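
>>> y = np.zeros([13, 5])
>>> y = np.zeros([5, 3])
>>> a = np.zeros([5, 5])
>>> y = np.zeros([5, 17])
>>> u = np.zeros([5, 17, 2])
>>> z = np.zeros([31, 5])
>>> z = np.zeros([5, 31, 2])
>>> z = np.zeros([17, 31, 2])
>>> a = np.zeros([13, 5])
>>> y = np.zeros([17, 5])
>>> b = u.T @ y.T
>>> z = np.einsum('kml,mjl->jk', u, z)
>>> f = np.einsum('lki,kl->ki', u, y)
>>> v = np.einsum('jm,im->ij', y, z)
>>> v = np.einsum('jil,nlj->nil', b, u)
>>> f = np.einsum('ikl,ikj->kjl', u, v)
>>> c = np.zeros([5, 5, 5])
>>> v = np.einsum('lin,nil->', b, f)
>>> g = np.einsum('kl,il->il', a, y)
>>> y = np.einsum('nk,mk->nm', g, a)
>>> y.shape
(17, 13)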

++++++++

* **Requirement**: What is the number of lines in the material above that include "einsum"? Answer with the number only.

* **Answer section**: 8